#### EXERCISE DATA

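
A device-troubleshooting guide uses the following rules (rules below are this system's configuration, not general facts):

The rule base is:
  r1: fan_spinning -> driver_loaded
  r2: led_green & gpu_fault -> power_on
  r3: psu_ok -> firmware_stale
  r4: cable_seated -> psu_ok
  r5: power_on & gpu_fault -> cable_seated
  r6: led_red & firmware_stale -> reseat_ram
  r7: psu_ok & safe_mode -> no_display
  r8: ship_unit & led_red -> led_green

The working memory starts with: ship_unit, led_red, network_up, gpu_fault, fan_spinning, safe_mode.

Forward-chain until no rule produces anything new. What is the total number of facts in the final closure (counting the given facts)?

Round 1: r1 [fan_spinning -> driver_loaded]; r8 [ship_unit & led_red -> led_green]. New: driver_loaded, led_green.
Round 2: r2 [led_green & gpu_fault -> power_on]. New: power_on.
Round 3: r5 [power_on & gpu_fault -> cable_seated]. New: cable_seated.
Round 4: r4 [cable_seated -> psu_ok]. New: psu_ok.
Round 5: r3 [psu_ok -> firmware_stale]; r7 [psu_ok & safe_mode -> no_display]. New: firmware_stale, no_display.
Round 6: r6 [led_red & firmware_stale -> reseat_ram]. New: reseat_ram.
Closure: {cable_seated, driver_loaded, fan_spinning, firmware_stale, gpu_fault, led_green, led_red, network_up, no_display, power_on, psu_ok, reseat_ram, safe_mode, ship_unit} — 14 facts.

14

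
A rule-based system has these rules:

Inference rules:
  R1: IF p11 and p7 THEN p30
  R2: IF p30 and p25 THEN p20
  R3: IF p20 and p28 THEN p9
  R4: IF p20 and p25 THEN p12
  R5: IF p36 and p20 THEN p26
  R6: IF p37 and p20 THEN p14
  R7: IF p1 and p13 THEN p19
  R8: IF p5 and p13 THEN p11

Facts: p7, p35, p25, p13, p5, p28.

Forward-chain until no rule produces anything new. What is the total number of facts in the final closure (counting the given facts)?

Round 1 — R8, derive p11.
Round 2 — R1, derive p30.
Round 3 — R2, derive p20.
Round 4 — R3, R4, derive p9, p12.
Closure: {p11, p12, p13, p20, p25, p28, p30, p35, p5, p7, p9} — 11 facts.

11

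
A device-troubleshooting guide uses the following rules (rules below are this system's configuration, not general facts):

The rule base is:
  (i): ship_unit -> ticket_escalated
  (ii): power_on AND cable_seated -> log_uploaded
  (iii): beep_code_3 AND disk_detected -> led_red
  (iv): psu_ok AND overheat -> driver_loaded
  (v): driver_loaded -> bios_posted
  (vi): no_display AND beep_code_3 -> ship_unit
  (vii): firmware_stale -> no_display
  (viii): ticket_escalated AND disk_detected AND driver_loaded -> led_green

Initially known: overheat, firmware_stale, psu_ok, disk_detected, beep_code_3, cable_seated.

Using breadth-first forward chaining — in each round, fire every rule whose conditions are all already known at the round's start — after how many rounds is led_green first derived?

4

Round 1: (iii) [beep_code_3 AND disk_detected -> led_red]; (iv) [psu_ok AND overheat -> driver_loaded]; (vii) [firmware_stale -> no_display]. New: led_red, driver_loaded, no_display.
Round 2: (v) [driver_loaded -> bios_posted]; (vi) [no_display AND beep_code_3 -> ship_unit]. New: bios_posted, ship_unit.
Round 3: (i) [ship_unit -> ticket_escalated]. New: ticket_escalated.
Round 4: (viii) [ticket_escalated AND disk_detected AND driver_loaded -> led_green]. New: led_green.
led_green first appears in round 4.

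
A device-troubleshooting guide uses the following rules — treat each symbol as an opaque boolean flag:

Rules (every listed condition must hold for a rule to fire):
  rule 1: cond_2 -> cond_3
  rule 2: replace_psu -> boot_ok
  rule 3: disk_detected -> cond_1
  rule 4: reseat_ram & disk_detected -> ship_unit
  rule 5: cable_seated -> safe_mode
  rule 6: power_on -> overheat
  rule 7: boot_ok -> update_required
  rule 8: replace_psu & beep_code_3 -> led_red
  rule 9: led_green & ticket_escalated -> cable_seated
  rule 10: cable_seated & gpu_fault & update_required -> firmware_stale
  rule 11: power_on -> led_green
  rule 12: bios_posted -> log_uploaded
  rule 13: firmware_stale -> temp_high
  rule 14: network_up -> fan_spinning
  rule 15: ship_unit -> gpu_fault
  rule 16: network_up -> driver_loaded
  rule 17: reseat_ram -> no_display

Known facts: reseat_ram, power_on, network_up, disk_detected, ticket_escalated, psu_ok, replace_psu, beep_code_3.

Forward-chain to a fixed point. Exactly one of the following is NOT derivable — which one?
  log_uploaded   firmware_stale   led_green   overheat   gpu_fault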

########

• **TASK BRIEF**
Restate word for word the lines above, beginning at the first one and ending at the line that carries "The working memory".

• **RESPONSE**
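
A device-troubleshooting guide uses the following rules (rules below are this system's configuration, not general facts):

The rule base is:
  r1: fan_spinning -> driver_loaded
  r2: led_green & gpu_fault -> power_on
  r3: psu_ok -> firmware_stale
  r4: cable_seated -> psu_ok
  r5: power_on & gpu_fault -> cable_seated
  r6: led_red & firmware_stale -> reseat_ram
  r7: psu_ok & safe_mode -> no_display
  r8: ship_unit & led_red -> led_green

The working memory starts with: ship_unit, led_red, network_up, gpu_fault, fan_spinning, safe_mode.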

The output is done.